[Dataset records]

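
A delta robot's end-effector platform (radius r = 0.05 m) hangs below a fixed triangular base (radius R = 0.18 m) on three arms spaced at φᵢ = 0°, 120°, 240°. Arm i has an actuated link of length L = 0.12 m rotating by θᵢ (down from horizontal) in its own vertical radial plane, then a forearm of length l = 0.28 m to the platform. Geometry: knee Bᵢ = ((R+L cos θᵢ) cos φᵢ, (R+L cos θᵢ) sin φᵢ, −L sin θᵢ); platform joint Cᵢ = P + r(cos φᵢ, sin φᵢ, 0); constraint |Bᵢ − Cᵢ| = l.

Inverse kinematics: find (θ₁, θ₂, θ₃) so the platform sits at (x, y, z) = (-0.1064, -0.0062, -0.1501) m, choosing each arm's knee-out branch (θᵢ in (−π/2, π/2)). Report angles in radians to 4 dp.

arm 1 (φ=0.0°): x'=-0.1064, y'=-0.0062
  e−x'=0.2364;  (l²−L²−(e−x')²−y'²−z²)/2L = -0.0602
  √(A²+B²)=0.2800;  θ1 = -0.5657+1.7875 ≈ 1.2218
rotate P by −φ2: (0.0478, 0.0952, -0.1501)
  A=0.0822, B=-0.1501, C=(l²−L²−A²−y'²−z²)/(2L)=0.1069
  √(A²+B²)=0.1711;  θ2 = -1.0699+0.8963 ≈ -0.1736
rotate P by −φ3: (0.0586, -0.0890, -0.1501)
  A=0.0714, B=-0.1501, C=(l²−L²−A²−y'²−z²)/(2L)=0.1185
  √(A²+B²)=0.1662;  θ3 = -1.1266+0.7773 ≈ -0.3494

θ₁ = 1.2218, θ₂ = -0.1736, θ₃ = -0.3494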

> **YOUR OBJECTIVE**
Please set down all of the data above again, matching it exactly.

> **SOLUTION BELOW**
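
A delta robot's end-effector platform (radius r = 0.05 m) hangs below a fixed triangular base (radius R = 0.18 m) on three arms spaced at φᵢ = 0°, 120°, 240°. Arm i has an actuated link of length L = 0.12 m rotating by θᵢ (down from horizontal) in its own vertical radial plane, then a forearm of length l = 0.28 m to the platform. Geometry: knee Bᵢ = ((R+L cos θᵢ) cos φᵢ, (R+L cos θᵢ) sin φᵢ, −L sin θᵢ); platform joint Cᵢ = P + r(cos φᵢ, sin φᵢ, 0); constraint |Bᵢ − Cᵢ| = l.

Inverse kinematics: find (θ₁, θ₂, θ₃) so the platform sits at (x, y, z) = (-0.1064, -0.0062, -0.1501) m, choosing each arm's knee-out branch (θᵢ in (−π/2, π/2)). Report angles in radians to 4 dp.

arm 1 (φ=0.0°): x'=-0.1064, y'=-0.0062
  e−x'=0.2364;  (l²−L²−(e−x')²−y'²−z²)/2L = -0.0602
  √(A²+B²)=0.2800;  θ1 = -0.5657+1.7875 ≈ 1.2218
rotate P by −φ2: (0.0478, 0.0952, -0.1501)
  A=0.0822, B=-0.1501, C=(l²−L²−A²−y'²−z²)/(2L)=0.1069
  √(A²+B²)=0.1711;  θ2 = -1.0699+0.8963 ≈ -0.1736
rotate P by −φ3: (0.0586, -0.0890, -0.1501)
  A=0.0714, B=-0.1501, C=(l²−L²−A²−y'²−z²)/(2L)=0.1185
  √(A²+B²)=0.1662;  θ3 = -1.1266+0.7773 ≈ -0.3494

θ₁ = 1.2218, θ₂ = -0.1736, θ₃ = -0.3494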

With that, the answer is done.